Stored data entries:
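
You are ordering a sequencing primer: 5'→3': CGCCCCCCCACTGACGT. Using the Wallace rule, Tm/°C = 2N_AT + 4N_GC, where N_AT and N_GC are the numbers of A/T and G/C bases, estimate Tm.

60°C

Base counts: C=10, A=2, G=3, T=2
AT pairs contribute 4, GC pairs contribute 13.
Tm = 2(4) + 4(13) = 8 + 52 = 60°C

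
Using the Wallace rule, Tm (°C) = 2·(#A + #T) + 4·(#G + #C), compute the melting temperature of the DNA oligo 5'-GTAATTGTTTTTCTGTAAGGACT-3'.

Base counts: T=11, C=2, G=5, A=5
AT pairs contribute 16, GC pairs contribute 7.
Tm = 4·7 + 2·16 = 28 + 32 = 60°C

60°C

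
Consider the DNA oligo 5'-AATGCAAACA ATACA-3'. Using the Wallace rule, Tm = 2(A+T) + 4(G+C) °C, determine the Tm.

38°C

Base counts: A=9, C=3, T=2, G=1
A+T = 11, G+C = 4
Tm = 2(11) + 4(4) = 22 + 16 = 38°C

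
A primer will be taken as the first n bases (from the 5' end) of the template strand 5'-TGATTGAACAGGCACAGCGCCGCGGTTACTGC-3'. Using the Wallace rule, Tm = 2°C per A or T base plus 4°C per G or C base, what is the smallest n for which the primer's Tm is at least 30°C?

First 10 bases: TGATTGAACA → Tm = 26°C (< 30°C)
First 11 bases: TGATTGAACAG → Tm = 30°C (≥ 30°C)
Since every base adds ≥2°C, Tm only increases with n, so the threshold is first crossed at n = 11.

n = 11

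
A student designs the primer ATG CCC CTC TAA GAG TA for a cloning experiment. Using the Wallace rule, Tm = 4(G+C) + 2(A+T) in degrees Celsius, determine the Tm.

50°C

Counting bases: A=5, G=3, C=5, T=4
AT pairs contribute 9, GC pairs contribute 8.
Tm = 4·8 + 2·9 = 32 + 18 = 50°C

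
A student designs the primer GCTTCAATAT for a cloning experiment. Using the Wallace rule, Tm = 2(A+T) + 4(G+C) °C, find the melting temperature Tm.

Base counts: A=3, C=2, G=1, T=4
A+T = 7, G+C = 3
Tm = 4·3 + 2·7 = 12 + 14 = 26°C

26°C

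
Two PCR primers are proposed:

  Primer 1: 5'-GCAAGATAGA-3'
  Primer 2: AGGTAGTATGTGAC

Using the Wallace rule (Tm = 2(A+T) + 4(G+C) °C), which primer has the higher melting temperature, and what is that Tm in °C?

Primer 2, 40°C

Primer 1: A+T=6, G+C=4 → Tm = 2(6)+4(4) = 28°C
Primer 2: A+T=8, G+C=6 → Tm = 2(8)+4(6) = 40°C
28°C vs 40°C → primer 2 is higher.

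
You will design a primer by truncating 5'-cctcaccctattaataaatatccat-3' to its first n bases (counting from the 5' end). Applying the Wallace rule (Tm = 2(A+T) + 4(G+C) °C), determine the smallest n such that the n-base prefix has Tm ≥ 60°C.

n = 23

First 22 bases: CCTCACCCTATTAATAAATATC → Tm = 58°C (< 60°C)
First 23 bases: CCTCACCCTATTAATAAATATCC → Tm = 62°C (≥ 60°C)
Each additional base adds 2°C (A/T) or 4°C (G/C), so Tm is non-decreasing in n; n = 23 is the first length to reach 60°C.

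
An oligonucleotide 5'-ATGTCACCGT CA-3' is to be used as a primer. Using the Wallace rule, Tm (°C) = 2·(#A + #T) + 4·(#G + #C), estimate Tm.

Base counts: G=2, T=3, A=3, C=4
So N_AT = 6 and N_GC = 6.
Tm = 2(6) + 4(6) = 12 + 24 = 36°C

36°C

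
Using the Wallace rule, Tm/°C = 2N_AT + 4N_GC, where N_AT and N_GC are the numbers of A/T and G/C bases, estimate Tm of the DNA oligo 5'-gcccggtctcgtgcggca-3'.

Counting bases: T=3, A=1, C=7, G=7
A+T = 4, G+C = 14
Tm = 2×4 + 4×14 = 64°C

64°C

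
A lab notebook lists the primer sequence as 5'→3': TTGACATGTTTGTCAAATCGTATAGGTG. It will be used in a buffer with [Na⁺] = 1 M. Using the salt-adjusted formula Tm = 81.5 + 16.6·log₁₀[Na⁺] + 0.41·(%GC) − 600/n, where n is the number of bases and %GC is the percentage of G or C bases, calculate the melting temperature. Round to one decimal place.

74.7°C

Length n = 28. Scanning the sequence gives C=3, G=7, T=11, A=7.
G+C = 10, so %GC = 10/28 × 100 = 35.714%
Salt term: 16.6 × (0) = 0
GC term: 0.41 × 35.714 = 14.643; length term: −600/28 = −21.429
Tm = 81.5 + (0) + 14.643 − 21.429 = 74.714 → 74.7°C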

What to work on: Reproduce the data above in full, keeping it exactly the same.

Written answer:
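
You are ordering a sequencing primer: 5'→3': CGCCCCCCCACTGACGT. Using the Wallace rule, Tm/°C = 2N_AT + 4N_GC, where N_AT and N_GC are the numbers of A/T and G/C bases, estimate Tm.

60°C

Base counts: C=10, A=2, G=3, T=2
AT pairs contribute 4, GC pairs contribute 13.
Tm = 2(4) + 4(13) = 8 + 52 = 60°C

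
Using the Wallace rule, Tm (°C) = 2·(#A + #T) + 4·(#G + #C), compute the melting temperature of the DNA oligo 5'-GTAATTGTTTTTCTGTAAGGACT-3'.

Base counts: T=11, C=2, G=5, A=5
AT pairs contribute 16, GC pairs contribute 7.
Tm = 4·7 + 2·16 = 28 + 32 = 60°C

60°C

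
Consider the DNA oligo 5'-AATGCAAACA ATACA-3'. Using the Wallace rule, Tm = 2(A+T) + 4(G+C) °C, determine the Tm.

38°C

Base counts: A=9, C=3, T=2, G=1
A+T = 11, G+C = 4
Tm = 2(11) + 4(4) = 22 + 16 = 38°C

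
A primer will be taken as the first n bases (from the 5' end) of the template strand 5'-TGATTGAACAGGCACAGCGCCGCGGTTACTGC-3'. Using the Wallace rule, Tm = 2°C per A or T base plus 4°C per G or C base, what is the smallest n for which the primer's Tm is at least 30°C?

First 10 bases: TGATTGAACA → Tm = 26°C (< 30°C)
First 11 bases: TGATTGAACAG → Tm = 30°C (≥ 30°C)
Since every base adds ≥2°C, Tm only increases with n, so the threshold is first crossed at n = 11.

n = 11

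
A student designs the primer ATG CCC CTC TAA GAG TA for a cloning experiment. Using the Wallace rule, Tm = 4(G+C) + 2(A+T) in degrees Celsius, determine the Tm.

50°C

Counting bases: A=5, G=3, C=5, T=4
AT pairs contribute 9, GC pairs contribute 8.
Tm = 4·8 + 2·9 = 32 + 18 = 50°C

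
A student designs the primer GCTTCAATAT for a cloning experiment. Using the Wallace rule, Tm = 2(A+T) + 4(G+C) °C, find the melting temperature Tm.

Base counts: A=3, C=2, G=1, T=4
A+T = 7, G+C = 3
Tm = 4·3 + 2·7 = 12 + 14 = 26°C

26°C

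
Two PCR primers are proposed:

  Primer 1: 5'-GCAAGATAGA-3'
  Primer 2: AGGTAGTATGTGAC

Using the Wallace rule (Tm = 2(A+T) + 4(G+C) °C), which primer has the higher melting temperature, and what is that Tm in °C?

Primer 2, 40°C

Primer 1: A+T=6, G+C=4 → Tm = 2(6)+4(4) = 28°C
Primer 2: A+T=8, G+C=6 → Tm = 2(8)+4(6) = 40°C
28°C vs 40°C → primer 2 is higher.

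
You will design a primer by truncating 5'-cctcaccctattaataaatatccat-3' to its first n bases (counting from the 5' end). Applying the Wallace rule (Tm = 2(A+T) + 4(G+C) °C), determine the smallest n such that the n-base prefix has Tm ≥ 60°C.

n = 23

First 22 bases: CCTCACCCTATTAATAAATATC → Tm = 58°C (< 60°C)
First 23 bases: CCTCACCCTATTAATAAATATCC → Tm = 62°C (≥ 60°C)
Each additional base adds 2°C (A/T) or 4°C (G/C), so Tm is non-decreasing in n; n = 23 is the first length to reach 60°C.

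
An oligonucleotide 5'-ATGTCACCGT CA-3' is to be used as a primer. Using the Wallace rule, Tm (°C) = 2·(#A + #T) + 4·(#G + #C), estimate Tm.

Base counts: G=2, T=3, A=3, C=4
So N_AT = 6 and N_GC = 6.
Tm = 2(6) + 4(6) = 12 + 24 = 36°C

36°C

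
Using the Wallace rule, Tm/°C = 2N_AT + 4N_GC, where N_AT and N_GC are the numbers of A/T and G/C bases, estimate Tm of the DNA oligo 5'-gcccggtctcgtgcggca-3'.

Counting bases: T=3, A=1, C=7, G=7
A+T = 4, G+C = 14
Tm = 2×4 + 4×14 = 64°C

64°C

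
A lab notebook lists the primer sequence as 5'→3': TTGACATGTTTGTCAAATCGTATAGGTG. It will be used in a buffer with [Na⁺] = 1 M. Using the salt-adjusted formula Tm = 81.5 + 16.6·log₁₀[Na⁺] + 0.41·(%GC) − 600/n, where n is the number of bases and %GC is the percentage of G or C bases, calculate the melting temperature. Round to one decimal place.

74.7°C

Length n = 28. Scanning the sequence gives C=3, G=7, T=11, A=7.
G+C = 10, so %GC = 10/28 × 100 = 35.714%
Salt term: 16.6 × (0) = 0
GC term: 0.41 × 35.714 = 14.643; length term: −600/28 = −21.429
Tm = 81.5 + (0) + 14.643 − 21.429 = 74.714 → 74.7°C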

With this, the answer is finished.